*Task requirements*:
Repeat exactly the line containing "Compute all x" and every line after it in the entries, and nothing besides.
Available records: Begin
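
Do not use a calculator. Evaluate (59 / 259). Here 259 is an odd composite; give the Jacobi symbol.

1

Reciprocity: 59 ≡ 3 and 259 ≡ 3 (mod 4), so (59/259) = −(259/59).
Reduce top mod 59: now compute (23/59).
Reciprocity: 23 ≡ 3 and 59 ≡ 3 (mod 4), so (23/59) = −(59/23).
Reduce top mod 23: now compute (13/23).
Reciprocity: 13 ≡ 1 and 23 ≡ 3 (mod 4), so (13/23) = +(23/13).
Reduce top mod 13: now compute (10/13).
Pull out 2: since 13 ≡ 5 (mod 8), (2/13) = -1.
Reciprocity: 5 ≡ 1 and 13 ≡ 1 (mod 4), so (5/13) = +(13/5).
Reduce top mod 5: now compute (3/5).
Reciprocity: 3 ≡ 3 and 5 ≡ 1 (mod 4), so (3/5) = +(5/3).
Reduce top mod 3: now compute (2/3).
Pull out 2: since 3 ≡ 3 (mod 8), (2/3) = -1.
Reached (1/3) = 1. Collecting the sign flips along the way, the symbol is +1.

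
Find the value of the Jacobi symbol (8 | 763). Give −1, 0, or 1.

-1

Pull out 2^3: since 763 ≡ 3 (mod 8), (2/763) = -1, so (2/763)^3 = -1.
Reached (1/763) = 1. Collecting the sign flips along the way, the symbol is -1.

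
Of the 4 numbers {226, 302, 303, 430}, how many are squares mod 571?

3

(226/571) = +1 → QR.
(302/571) = +1 → QR.
(303/571) = +1 → QR.
(430/571) = -1 → non-residue.
Total quadratic residues among the 4: 3.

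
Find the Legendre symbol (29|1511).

Reciprocity: 29 ≡ 1 and 1511 ≡ 3 (mod 4), so (29/1511) = +(1511/29).
Reduce top mod 29: now compute (3/29).
Reciprocity: 3 ≡ 3 and 29 ≡ 1 (mod 4), so (3/29) = +(29/3).
Reduce top mod 3: now compute (2/3).
Pull out 2: since 3 ≡ 3 (mod 8), (2/3) = -1.
Reached (1/3) = 1. Collecting the sign flips along the way, the symbol is -1.

-1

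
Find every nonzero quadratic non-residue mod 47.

5 10 11 13 15 19 20 22 23 26 29 30 31 33 35 38 39 40 41 43 44 45 46

Square k = 1,…,23 (k and 47−k give the same square):
1²=1, 2²=4, 3²=9, 4²=16, 5²=25, 6²=36, 7²≡2, 8²≡17, 9²≡34, 10²≡6, 11²≡27, 12²≡3, 13²≡28, 14²≡8, 15²≡37, 16²≡21, 17²≡7, 18²≡42, 19²≡32, 20²≡24, 21²≡18, 22²≡14, 23²≡12 (mod 47).
The residues are {1, 2, 3, 4, 6, 7, 8, 9, 12, 14, 16, 17, 18, 21, 24, 25, 27, 28, 32, 34, 36, 37, 42}; the non-residues are the remaining 23 nonzero classes.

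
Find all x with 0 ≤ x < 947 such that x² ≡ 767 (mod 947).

86, 861

Since 947 ≡ 3 (mod 4), a square root of 767 is 767^((947+1)/4) = 767^237 mod 947.
Repeated squaring: 767^2≡202, 767^4≡83, 767^8≡260, 767^16≡363, 767^32≡136, 767^64≡503, 767^128≡160 (mod 947).
767^237 = 767^(128+64+32+8+4+1) ≡ 86 (mod 947).
Check: 86² = 7396 ≡ 767 (mod 947). The two roots are 86 and 861.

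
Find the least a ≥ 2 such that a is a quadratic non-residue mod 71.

7

(2/71) = +1, so 2 is a residue.
(3/71) = +1, so 3 is a residue.
(4/71) = +1, so 4 is a residue.
(5/71) = +1, so 5 is a residue.
(6/71) = +1, so 6 is a residue.
(7/71) = −1, so 7 is the smallest positive non-residue mod 71.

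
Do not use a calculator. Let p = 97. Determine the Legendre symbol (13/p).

Euler's criterion: (13/97) ≡ 13^48 (mod 97).
13^2 ≡ 72 (mod 97)
13^4 ≡ 43 (mod 97)
13^8 ≡ 6 (mod 97)
13^16 ≡ 36 (mod 97)
13^32 ≡ 35 (mod 97)
13^48 = 13^(32+16) ≡ 96 (mod 97).
Result is 96 ≡ −1, so (13/97) = −1.

-1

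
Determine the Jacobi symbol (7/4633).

-1

Reciprocity: 7 ≡ 3 and 4633 ≡ 1 (mod 4), so (7/4633) = +(4633/7).
Reduce top mod 7: now compute (6/7).
Pull out 2: since 7 ≡ 7 (mod 8), (2/7) = +1.
Reciprocity: 3 ≡ 3 and 7 ≡ 3 (mod 4), so (3/7) = −(7/3).
Reduce top mod 3: now compute (1/3).
Reached (1/3) = 1. Collecting the sign flips along the way, the symbol is -1.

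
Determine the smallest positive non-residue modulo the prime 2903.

(2/2903) = +1, so 2 is a residue.
(3/2903) = +1, so 3 is a residue.
(4/2903) = +1, so 4 is a residue.
(5/2903) = −1, so 5 is the smallest positive non-residue mod 2903.

5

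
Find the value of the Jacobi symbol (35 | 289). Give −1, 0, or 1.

Reciprocity: 35 ≡ 3 and 289 ≡ 1 (mod 4), so (35/289) = +(289/35).
Reduce top mod 35: now compute (9/35).
Reciprocity: 9 ≡ 1 and 35 ≡ 3 (mod 4), so (9/35) = +(35/9).
Reduce top mod 9: now compute (8/9).
Pull out 2^3: since 9 ≡ 1 (mod 8), (2/9) = +1, so (2/9)^3 = +1.
Reached (1/9) = 1. Collecting the sign flips along the way, the symbol is +1.

1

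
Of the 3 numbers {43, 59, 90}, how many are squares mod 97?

1

(43/97) = +1 → QR.
(59/97) = -1 → non-residue.
(90/97) = -1 → non-residue.
Total quadratic residues among the 3: 1.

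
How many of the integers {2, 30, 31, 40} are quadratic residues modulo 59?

(2/59) = -1 → non-residue.
(30/59) = -1 → non-residue.
(31/59) = -1 → non-residue.
(40/59) = -1 → non-residue.
Total quadratic residues among the 4: 0.

0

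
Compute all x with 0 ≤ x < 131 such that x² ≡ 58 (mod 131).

53, 78

Since 131 ≡ 3 (mod 4), a square root of 58 is 58^((131+1)/4) = 58^33 mod 131.
Repeated squaring: 58^2≡89, 58^4≡61, 58^8≡53, 58^16≡58, 58^32≡89 (mod 131).
58^33 = 58^(32+1) ≡ 53 (mod 131).
Check: 53² = 2809 ≡ 58 (mod 131). The two roots are 53 and 78.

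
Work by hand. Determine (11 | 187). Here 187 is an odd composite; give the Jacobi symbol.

Reciprocity: 11 ≡ 3 and 187 ≡ 3 (mod 4), so (11/187) = −(187/11).
Reduce top mod 11: now compute (0/11).
Top reduces to 0: gcd > 1, so the symbol is 0.

0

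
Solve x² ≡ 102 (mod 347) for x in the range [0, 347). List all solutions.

141, 206

Since 347 ≡ 3 (mod 4), a square root of 102 is 102^((347+1)/4) = 102^87 mod 347.
Repeated squaring: 102^2≡341, 102^4≡36, 102^8≡255, 102^16≡136, 102^32≡105, 102^64≡268 (mod 347).
102^87 = 102^(64+16+4+2+1) ≡ 206 (mod 347).
Check: 206² = 42436 ≡ 102 (mod 347). The two roots are 141 and 206.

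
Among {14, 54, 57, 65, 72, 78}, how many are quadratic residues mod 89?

3

(14/89) = -1 → non-residue.
(54/89) = -1 → non-residue.
(57/89) = +1 → QR.
(65/89) = -1 → non-residue.
(72/89) = +1 → QR.
(78/89) = +1 → QR.
Total quadratic residues among the 6: 3.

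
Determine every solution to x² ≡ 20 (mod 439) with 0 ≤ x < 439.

Since 439 ≡ 3 (mod 4), a square root of 20 is 20^((439+1)/4) = 20^110 mod 439.
Repeated squaring: 20^2≡400, 20^4≡204, 20^8≡350, 20^16≡19, 20^32≡361, 20^64≡377 (mod 439).
20^110 = 20^(64+32+8+4+2) ≡ 278 (mod 439).
Check: 278² = 77284 ≡ 20 (mod 439). The two roots are 161 and 278.

161, 278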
Available records: End
*Result below*:
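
Compute all x with 0 ≤ x < 131 such that x² ≡ 58 (mod 131).

53, 78

Since 131 ≡ 3 (mod 4), a square root of 58 is 58^((131+1)/4) = 58^33 mod 131.
Repeated squaring: 58^2≡89, 58^4≡61, 58^8≡53, 58^16≡58, 58^32≡89 (mod 131).
58^33 = 58^(32+1) ≡ 53 (mod 131).
Check: 53² = 2809 ≡ 58 (mod 131). The two roots are 53 and 78.

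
Work by hand. Determine (11 | 187). Here 187 is an odd composite; give the Jacobi symbol.

Reciprocity: 11 ≡ 3 and 187 ≡ 3 (mod 4), so (11/187) = −(187/11).
Reduce top mod 11: now compute (0/11).
Top reduces to 0: gcd > 1, so the symbol is 0.

0

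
Solve x² ≡ 102 (mod 347) for x in the range [0, 347). List all solutions.

141, 206

Since 347 ≡ 3 (mod 4), a square root of 102 is 102^((347+1)/4) = 102^87 mod 347.
Repeated squaring: 102^2≡341, 102^4≡36, 102^8≡255, 102^16≡136, 102^32≡105, 102^64≡268 (mod 347).
102^87 = 102^(64+16+4+2+1) ≡ 206 (mod 347).
Check: 206² = 42436 ≡ 102 (mod 347). The two roots are 141 and 206.

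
Among {14, 54, 57, 65, 72, 78}, how many are quadratic residues mod 89?

3

(14/89) = -1 → non-residue.
(54/89) = -1 → non-residue.
(57/89) = +1 → QR.
(65/89) = -1 → non-residue.
(72/89) = +1 → QR.
(78/89) = +1 → QR.
Total quadratic residues among the 6: 3.

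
Determine every solution to x² ≡ 20 (mod 439) with 0 ≤ x < 439.

Since 439 ≡ 3 (mod 4), a square root of 20 is 20^((439+1)/4) = 20^110 mod 439.
Repeated squaring: 20^2≡400, 20^4≡204, 20^8≡350, 20^16≡19, 20^32≡361, 20^64≡377 (mod 439).
20^110 = 20^(64+32+8+4+2) ≡ 278 (mod 439).
Check: 278² = 77284 ≡ 20 (mod 439). The two roots are 161 and 278.

161, 278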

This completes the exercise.